--- DATA RECORDS Enclosed Below ---

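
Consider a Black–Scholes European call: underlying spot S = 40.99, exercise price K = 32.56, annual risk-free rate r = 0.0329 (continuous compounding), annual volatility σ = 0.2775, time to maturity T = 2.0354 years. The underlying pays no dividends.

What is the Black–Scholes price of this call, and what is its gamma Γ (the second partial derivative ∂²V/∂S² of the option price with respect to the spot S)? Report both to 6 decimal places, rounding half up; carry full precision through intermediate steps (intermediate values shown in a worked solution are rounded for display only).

σ√T = 0.2775·√2.0354 = 0.395902
d₁ = (ln(S/K) + (r+σ²/2)T) / (σ√T) = (ln(40.99/32.56) + (0.0329+0.2775²/2)·2.0354) / 0.395902 = (0.230244 + 0.145334) / 0.395902 = 0.948662
d₂ = d₁ − σ√T = 0.948662 − 0.395902 = 0.552760
e^{−rT} = e^{−0.0329·2.0354} = 0.935228
N(d₁) = 0.828604,  N(d₂) = 0.709786
Call price V = S·N(d₁) − K·e^{−rT}·N(d₂) = 33.964471 − 21.613723 = 12.350749
φ(d₁) = (1/√(2π))·e^{−d₁²/2} = 0.254382
Γ = φ(d₁) / (S·σ·√T) = 0.015675

price = 12.350749
Γ = 0.015675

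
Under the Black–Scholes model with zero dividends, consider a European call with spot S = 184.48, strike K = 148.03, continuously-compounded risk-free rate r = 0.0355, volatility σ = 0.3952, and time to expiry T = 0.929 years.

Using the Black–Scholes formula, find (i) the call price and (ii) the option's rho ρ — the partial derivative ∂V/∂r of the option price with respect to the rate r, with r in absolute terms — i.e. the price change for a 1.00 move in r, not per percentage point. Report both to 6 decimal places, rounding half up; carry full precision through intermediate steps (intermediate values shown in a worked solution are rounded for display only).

σ√T = 0.3952·√0.929 = 0.380912
d₁ = (ln(S/K) + (r+σ²/2)T) / (σ√T) = (ln(184.48/148.03) + (0.0355+0.3952²/2)·0.929) / 0.380912 = (0.220126 + 0.105527) / 0.380912 = 0.854928
d₂ = d₁ − σ√T = 0.854928 − 0.380912 = 0.474016
e^{−rT} = e^{−0.0355·0.929} = 0.967558
N(d₁) = 0.803705,  N(d₂) = 0.682256
Call price V = S·N(d₁) − K·e^{−rT}·N(d₂) = 148.267430 − 97.717920 = 50.549511
ρ = K·T·e^{−rT}·N(d₂) = 90.779947

price = 50.549511
ρ = 90.779947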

--- End of Enclosed DATA RECORDS ---

__EXERCISE BRIEF__. Pull out every line in the data above that has the word "free".

__RESULT FOR THIS EXERCISE__.
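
Consider a Black–Scholes European call: underlying spot S = 40.99, exercise price K = 32.56, annual risk-free rate r = 0.0329 (continuous compounding), annual volatility σ = 0.2775, time to maturity T = 2.0354 years. The underlying pays no dividends.
Under the Black–Scholes model with zero dividends, consider a European call with spot S = 184.48, strike K = 148.03, continuously-compounded risk-free rate r = 0.0355, volatility σ = 0.3952, and time to expiry T = 0.929 years.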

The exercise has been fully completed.